Work required → Find each line below that includes "Current", then copy it.

Source material →
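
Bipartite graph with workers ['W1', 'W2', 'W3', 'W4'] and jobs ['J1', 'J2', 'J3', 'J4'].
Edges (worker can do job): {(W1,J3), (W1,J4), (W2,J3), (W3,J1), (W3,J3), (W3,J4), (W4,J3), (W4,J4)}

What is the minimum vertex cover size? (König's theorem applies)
Minimum vertex cover size = 3

By König's theorem: in bipartite graphs,
min vertex cover = max matching = 3

Maximum matching has size 3, so minimum vertex cover also has size 3.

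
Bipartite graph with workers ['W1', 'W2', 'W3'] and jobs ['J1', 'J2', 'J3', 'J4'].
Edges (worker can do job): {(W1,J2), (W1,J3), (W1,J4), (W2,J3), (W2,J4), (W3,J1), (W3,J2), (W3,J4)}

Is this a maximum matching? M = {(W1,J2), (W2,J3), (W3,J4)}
Yes, size 3 is maximum

Proposed matching has size 3.
Maximum matching size for this graph: 3.

This is a maximum matching.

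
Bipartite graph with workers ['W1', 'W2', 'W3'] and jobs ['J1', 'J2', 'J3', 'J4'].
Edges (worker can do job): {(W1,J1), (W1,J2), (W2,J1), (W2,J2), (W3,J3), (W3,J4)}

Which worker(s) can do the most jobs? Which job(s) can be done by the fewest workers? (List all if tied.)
Most versatile: W1, W2, W3 (2 jobs); Least covered: J3, J4 (1 workers)

Worker degrees (jobs they can do): W1:2, W2:2, W3:2
Job degrees (workers who can do it): J1:2, J2:2, J3:1, J4:1

Maximum worker degree is 2, achieved by: W1, W2, W3
Minimum job degree is 1, achieved by: J3, J4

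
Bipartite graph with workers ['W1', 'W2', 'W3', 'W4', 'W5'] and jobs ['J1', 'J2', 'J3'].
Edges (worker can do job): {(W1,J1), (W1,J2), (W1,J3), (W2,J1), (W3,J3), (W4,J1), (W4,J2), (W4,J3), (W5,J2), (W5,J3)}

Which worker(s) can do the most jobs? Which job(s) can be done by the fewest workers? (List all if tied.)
Most versatile: W1, W4 (3 jobs); Least covered: J1, J2 (3 workers)

Worker degrees (jobs they can do): W1:3, W2:1, W3:1, W4:3, W5:2
Job degrees (workers who can do it): J1:3, J2:3, J3:4

Maximum worker degree is 3, achieved by: W1, W4
Minimum job degree is 3, achieved by: J1, J2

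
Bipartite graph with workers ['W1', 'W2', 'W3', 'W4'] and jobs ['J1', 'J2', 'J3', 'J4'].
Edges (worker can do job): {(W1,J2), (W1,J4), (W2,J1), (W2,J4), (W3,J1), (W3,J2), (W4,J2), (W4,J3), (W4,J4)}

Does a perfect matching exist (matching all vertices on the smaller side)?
Yes, perfect matching exists (size 4)

Perfect matching: {(W1,J2), (W2,J4), (W3,J1), (W4,J3)}
All 4 vertices on the smaller side are matched.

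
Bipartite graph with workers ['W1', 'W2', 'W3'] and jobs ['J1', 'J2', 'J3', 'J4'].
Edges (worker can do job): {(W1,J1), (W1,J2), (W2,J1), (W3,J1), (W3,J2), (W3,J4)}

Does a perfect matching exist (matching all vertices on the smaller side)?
Yes, perfect matching exists (size 3)

Perfect matching: {(W1,J2), (W2,J1), (W3,J4)}
All 3 vertices on the smaller side are matched.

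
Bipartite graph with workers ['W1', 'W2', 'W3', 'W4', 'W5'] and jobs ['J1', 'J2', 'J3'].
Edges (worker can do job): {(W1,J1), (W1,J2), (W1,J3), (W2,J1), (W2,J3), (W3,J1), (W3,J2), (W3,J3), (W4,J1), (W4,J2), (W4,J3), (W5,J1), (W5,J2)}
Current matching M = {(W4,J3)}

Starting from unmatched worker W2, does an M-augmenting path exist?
Yes: W2 → J3 → W4 → J1

An M-augmenting path alternates non-matching / matching edges, starting and ending at unmatched vertices.
Path: W2 → J3 → W4 → J1
(J1 is unmatched in M, so the path is augmenting.)
Flipping edges along this path would increase |M| from 1 to 2.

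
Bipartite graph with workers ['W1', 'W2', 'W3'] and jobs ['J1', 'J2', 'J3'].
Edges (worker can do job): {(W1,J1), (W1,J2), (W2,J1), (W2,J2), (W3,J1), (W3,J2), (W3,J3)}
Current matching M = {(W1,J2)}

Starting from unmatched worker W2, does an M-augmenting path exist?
Yes: W2 → J2 → W1 → J1

An M-augmenting path alternates non-matching / matching edges, starting and ending at unmatched vertices.
Path: W2 → J2 → W1 → J1
(J1 is unmatched in M, so the path is augmenting.)
Flipping edges along this path would increase |M| from 1 to 2.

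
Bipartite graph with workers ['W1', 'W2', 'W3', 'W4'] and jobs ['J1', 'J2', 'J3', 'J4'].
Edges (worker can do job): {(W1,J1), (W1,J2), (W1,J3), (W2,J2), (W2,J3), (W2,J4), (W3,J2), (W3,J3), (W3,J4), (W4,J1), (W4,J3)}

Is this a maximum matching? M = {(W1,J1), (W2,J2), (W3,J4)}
No, size 3 is not maximum

Proposed matching has size 3.
Maximum matching size for this graph: 4.

This is NOT maximum - can be improved to size 4.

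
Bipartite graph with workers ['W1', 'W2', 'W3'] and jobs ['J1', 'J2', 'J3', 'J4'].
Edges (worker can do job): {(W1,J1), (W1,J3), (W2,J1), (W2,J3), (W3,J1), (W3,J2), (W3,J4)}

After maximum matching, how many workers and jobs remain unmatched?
Unmatched: 0 workers, 1 jobs

Maximum matching size: 3
Workers: 3 total, 3 matched, 0 unmatched
Jobs: 4 total, 3 matched, 1 unmatched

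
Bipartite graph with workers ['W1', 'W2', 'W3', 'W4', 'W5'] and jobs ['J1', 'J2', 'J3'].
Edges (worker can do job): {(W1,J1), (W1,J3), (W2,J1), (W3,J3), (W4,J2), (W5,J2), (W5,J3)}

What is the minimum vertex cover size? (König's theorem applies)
Minimum vertex cover size = 3

By König's theorem: in bipartite graphs,
min vertex cover = max matching = 3

Maximum matching has size 3, so minimum vertex cover also has size 3.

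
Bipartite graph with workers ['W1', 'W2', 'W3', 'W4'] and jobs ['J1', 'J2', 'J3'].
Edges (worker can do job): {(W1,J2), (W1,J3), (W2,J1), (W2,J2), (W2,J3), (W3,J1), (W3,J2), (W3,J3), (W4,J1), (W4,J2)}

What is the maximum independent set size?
Maximum independent set = 4

By König's theorem:
- Min vertex cover = Max matching = 3
- Max independent set = Total vertices - Min vertex cover
- Max independent set = 7 - 3 = 4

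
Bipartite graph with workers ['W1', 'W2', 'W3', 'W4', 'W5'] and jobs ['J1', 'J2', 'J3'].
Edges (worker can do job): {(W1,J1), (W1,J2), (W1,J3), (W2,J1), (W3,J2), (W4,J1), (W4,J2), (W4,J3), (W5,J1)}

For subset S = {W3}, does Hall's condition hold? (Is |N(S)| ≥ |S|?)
Yes: |N(S)| = 1, |S| = 1

Subset S = {W3}
Neighbors N(S) = {J2}

|N(S)| = 1, |S| = 1
Hall's condition: |N(S)| ≥ |S| is satisfied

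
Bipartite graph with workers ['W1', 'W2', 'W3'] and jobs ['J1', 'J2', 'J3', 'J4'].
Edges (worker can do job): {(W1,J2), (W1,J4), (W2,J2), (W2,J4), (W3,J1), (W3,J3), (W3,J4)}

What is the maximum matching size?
Maximum matching size = 3

Maximum matching: {(W1,J4), (W2,J2), (W3,J1)}
Size: 3

This assigns 3 workers to 3 distinct jobs.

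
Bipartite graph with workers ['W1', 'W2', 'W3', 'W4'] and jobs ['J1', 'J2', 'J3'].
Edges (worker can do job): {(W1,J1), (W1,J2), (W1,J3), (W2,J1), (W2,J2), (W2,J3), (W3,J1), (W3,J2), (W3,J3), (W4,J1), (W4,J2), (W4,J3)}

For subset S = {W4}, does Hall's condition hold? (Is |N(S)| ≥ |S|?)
Yes: |N(S)| = 3, |S| = 1

Subset S = {W4}
Neighbors N(S) = {J1, J2, J3}

|N(S)| = 3, |S| = 1
Hall's condition: |N(S)| ≥ |S| is satisfied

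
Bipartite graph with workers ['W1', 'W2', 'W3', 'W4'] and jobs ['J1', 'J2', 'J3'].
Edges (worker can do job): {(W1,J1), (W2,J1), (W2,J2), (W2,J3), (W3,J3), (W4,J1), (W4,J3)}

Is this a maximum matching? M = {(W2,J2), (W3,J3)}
No, size 2 is not maximum

Proposed matching has size 2.
Maximum matching size for this graph: 3.

This is NOT maximum - can be improved to size 3.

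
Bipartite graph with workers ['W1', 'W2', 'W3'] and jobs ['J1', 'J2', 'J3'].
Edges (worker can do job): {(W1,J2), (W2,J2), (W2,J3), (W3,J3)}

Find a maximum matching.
Matching: {(W1,J2), (W3,J3)}

Maximum matching (size 2):
  W1 → J2
  W3 → J3

Each worker is assigned to at most one job, and each job to at most one worker.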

Output of the exercise →
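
Current matching M = {(W4,J3)}
Current matching M = {(W1,J2)}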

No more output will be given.